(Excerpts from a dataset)
------------------------------------

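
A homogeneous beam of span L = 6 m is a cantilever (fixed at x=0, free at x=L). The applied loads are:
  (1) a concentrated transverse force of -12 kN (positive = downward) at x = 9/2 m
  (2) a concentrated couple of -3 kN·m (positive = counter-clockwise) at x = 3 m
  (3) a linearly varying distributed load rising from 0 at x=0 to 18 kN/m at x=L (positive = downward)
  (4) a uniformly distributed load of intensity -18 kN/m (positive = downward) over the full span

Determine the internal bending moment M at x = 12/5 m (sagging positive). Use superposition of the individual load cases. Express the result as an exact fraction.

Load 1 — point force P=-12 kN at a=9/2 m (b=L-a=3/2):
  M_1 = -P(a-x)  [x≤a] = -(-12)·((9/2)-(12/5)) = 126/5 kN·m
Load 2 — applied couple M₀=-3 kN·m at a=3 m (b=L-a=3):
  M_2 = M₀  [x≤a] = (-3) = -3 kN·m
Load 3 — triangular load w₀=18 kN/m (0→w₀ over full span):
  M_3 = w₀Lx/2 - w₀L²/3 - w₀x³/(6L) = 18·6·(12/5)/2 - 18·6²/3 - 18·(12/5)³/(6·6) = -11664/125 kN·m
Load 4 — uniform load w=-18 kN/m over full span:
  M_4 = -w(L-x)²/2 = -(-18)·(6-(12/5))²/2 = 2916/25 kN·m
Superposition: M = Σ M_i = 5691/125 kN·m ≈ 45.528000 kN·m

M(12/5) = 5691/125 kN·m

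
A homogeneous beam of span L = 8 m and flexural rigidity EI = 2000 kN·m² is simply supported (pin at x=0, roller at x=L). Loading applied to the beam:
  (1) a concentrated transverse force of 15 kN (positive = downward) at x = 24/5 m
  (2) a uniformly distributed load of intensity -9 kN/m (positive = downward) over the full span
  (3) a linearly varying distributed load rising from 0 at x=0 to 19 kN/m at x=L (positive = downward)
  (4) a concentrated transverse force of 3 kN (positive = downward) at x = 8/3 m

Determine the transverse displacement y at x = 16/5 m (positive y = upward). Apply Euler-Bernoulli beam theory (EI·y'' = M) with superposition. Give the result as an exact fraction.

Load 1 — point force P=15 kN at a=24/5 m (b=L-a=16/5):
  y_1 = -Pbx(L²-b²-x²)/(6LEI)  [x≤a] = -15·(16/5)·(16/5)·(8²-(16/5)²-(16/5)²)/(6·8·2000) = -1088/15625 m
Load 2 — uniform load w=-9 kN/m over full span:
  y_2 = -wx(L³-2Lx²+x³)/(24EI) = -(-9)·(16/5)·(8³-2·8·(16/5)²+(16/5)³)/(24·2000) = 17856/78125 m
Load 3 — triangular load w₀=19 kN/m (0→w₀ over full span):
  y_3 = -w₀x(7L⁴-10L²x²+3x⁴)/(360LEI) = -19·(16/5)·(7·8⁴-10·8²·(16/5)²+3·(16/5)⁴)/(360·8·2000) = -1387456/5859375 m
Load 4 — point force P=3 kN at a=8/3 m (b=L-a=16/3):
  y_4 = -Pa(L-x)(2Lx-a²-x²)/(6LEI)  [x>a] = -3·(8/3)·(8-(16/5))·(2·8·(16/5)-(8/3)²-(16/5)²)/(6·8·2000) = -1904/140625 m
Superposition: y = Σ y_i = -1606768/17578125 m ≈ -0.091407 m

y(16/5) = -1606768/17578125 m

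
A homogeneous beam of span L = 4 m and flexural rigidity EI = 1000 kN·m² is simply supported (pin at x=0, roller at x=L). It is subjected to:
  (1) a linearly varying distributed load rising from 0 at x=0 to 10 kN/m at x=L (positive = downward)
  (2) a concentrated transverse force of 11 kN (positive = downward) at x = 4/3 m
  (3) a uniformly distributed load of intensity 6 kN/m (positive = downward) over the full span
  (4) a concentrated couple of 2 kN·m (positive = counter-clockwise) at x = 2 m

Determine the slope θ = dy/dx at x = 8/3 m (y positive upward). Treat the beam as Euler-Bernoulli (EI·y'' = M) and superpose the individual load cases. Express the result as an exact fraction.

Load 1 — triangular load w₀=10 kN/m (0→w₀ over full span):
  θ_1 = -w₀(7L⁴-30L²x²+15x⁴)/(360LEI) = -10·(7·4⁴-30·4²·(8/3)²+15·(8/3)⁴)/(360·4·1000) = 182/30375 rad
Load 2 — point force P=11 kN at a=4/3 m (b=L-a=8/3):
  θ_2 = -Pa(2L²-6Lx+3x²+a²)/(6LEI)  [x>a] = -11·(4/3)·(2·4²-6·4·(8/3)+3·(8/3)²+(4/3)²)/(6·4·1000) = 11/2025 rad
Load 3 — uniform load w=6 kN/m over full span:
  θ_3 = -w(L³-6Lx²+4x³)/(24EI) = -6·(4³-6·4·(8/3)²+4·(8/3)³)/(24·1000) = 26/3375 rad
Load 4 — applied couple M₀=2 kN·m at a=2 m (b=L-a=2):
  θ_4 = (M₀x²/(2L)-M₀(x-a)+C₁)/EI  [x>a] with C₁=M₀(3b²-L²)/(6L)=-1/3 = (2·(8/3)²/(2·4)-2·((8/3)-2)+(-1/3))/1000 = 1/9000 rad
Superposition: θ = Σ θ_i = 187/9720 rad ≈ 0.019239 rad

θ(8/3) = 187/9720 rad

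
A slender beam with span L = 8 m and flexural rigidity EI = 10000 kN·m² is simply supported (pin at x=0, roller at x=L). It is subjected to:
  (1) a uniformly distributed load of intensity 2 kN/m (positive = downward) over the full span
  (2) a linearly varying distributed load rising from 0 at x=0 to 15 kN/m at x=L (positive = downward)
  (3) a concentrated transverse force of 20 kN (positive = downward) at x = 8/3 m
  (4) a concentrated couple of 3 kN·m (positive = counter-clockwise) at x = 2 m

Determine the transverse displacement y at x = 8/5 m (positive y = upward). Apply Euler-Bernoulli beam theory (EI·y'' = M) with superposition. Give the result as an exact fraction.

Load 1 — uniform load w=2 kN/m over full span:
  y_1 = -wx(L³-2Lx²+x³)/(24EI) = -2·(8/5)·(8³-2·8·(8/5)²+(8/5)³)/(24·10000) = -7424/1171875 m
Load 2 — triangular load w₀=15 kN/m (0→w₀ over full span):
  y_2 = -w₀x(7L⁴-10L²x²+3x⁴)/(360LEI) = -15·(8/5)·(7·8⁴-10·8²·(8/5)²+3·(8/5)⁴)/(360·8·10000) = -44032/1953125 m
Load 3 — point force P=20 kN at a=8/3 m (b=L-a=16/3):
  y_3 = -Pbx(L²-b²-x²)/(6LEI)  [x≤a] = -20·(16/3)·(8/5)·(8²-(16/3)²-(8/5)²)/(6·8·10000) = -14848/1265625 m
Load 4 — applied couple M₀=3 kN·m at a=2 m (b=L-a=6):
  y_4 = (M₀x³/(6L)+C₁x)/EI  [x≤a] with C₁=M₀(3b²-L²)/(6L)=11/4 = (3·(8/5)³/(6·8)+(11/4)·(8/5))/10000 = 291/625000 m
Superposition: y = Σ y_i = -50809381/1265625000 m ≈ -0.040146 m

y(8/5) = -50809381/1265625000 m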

------------------------------------

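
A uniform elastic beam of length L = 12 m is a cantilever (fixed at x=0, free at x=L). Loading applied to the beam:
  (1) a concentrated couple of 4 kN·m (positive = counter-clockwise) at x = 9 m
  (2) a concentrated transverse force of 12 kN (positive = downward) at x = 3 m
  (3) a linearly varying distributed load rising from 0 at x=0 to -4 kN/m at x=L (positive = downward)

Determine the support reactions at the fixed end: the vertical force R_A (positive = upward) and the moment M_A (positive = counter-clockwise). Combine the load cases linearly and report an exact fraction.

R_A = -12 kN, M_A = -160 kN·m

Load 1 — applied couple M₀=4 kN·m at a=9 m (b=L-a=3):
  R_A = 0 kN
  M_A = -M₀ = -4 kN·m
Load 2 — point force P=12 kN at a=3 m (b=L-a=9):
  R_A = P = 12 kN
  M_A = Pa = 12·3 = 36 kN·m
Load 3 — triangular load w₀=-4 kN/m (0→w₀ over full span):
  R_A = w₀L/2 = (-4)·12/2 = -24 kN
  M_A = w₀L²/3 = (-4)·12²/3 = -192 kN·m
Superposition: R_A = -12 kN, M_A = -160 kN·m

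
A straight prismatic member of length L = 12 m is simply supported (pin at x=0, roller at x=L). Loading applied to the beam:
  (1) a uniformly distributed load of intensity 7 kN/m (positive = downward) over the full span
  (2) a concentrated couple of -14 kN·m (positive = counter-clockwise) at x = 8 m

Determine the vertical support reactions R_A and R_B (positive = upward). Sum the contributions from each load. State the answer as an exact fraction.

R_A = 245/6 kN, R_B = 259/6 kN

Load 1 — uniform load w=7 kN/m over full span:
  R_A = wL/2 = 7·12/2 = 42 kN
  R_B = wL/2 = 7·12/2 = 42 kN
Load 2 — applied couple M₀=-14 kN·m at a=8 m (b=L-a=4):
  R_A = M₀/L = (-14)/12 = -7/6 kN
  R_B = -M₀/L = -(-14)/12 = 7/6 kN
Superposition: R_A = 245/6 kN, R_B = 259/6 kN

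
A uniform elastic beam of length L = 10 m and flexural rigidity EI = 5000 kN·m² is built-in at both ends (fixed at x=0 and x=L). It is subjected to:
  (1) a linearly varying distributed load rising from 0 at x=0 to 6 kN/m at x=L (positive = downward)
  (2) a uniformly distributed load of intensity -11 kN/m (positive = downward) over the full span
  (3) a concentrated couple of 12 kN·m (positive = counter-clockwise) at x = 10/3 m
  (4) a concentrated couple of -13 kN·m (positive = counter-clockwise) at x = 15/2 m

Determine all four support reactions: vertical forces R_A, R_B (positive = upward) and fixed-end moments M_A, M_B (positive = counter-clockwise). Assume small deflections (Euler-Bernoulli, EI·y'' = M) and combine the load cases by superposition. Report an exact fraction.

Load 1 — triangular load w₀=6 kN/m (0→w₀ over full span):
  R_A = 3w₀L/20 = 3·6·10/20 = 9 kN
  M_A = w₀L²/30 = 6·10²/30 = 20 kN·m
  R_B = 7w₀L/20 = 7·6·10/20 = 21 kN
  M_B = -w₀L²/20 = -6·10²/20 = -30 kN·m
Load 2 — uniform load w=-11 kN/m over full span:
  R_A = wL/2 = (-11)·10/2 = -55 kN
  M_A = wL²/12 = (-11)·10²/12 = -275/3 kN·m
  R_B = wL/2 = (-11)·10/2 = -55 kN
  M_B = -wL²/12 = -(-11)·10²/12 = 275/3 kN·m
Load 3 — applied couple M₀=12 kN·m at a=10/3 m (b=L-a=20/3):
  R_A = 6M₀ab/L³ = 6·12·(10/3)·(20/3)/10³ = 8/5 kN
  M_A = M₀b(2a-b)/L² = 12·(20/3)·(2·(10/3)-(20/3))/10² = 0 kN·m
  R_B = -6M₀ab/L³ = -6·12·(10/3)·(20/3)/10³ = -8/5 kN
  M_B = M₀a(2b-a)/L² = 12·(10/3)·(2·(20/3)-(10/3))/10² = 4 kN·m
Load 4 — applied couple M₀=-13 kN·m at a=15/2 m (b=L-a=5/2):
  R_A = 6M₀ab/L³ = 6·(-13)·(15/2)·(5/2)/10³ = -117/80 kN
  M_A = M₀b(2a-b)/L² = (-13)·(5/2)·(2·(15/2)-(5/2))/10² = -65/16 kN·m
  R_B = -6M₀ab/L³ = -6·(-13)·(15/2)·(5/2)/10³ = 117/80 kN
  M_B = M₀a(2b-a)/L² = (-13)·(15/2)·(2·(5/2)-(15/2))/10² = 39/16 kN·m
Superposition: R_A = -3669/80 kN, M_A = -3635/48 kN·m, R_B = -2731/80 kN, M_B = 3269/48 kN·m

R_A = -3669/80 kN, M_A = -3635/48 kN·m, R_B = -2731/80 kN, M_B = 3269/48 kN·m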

------------------------------------

▶ Task objective
Copy the stretch of the records above that runs from the line with "A uniform elastic beam of length L = 10" through the line with "(4) a concentrated couple of -13". Both end lines belong in the copy, and nothing else does.

▶ Task result
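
A uniform elastic beam of length L = 10 m and flexural rigidity EI = 5000 kN·m² is built-in at both ends (fixed at x=0 and x=L). It is subjected to:
  (1) a linearly varying distributed load rising from 0 at x=0 to 6 kN/m at x=L (positive = downward)
  (2) a uniformly distributed load of intensity -11 kN/m (positive = downward) over the full span
  (3) a concentrated couple of 12 kN·m (positive = counter-clockwise) at x = 10/3 m
  (4) a concentrated couple of -13 kN·m (positive = counter-clockwise) at x = 15/2 m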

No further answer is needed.